_Problem:_ The entries below are to be repeated verbatim, in full.

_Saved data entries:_
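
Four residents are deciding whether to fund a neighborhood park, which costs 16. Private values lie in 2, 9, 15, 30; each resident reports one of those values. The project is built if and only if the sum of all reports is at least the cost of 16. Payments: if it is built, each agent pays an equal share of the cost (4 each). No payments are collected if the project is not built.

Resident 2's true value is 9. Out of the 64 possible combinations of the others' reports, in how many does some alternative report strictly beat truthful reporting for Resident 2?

1

Others report (2, 2, 2): truth gives 0; report 15 gives 5 > 0. Violating.
Others report (2, 2, 9): truth gives 5; no alternative beats it.
Others report (2, 2, 15): truth gives 5; no alternative beats it.
(Checking all 64 profiles: 1 has a profitable deviation, 63 do not.)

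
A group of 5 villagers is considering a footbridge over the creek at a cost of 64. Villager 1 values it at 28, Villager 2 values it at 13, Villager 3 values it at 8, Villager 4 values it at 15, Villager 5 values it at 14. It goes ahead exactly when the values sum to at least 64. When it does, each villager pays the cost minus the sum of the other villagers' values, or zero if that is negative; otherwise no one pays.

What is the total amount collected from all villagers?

Total value 78 ≥ cost 64, so it is built.
Villager 1: others sum to 50; max(0, 64 - 50) = 14.
Villager 2: others sum to 65; max(0, 64 - 65) = 0.
Villager 3: others sum to 70; max(0, 64 - 70) = 0.
Villager 4: others sum to 63; max(0, 64 - 63) = 1.
Villager 5: others sum to 64; max(0, 64 - 64) = 0.
Total collected = 14 + 0 + 0 + 1 + 0 = 15.

15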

_Answer to the problem:_
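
Four residents are deciding whether to fund a neighborhood park, which costs 16. Private values lie in 2, 9, 15, 30; each resident reports one of those values. The project is built if and only if the sum of all reports is at least the cost of 16. Payments: if it is built, each agent pays an equal share of the cost (4 each). No payments are collected if the project is not built.

Resident 2's true value is 9. Out of the 64 possible combinations of the others' reports, in how many does some alternative report strictly beat truthful reporting for Resident 2?

1

Others report (2, 2, 2): truth gives 0; report 15 gives 5 > 0. Violating.
Others report (2, 2, 9): truth gives 5; no alternative beats it.
Others report (2, 2, 15): truth gives 5; no alternative beats it.
(Checking all 64 profiles: 1 has a profitable deviation, 63 do not.)

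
A group of 5 villagers is considering a footbridge over the creek at a cost of 64. Villager 1 values it at 28, Villager 2 values it at 13, Villager 3 values it at 8, Villager 4 values it at 15, Villager 5 values it at 14. It goes ahead exactly when the values sum to at least 64. When it does, each villager pays the cost minus the sum of the other villagers' values, or zero if that is negative; otherwise no one pays.

What is the total amount collected from all villagers?

Total value 78 ≥ cost 64, so it is built.
Villager 1: others sum to 50; max(0, 64 - 50) = 14.
Villager 2: others sum to 65; max(0, 64 - 65) = 0.
Villager 3: others sum to 70; max(0, 64 - 70) = 0.
Villager 4: others sum to 63; max(0, 64 - 63) = 1.
Villager 5: others sum to 64; max(0, 64 - 64) = 0.
Total collected = 14 + 0 + 0 + 1 + 0 = 15.

15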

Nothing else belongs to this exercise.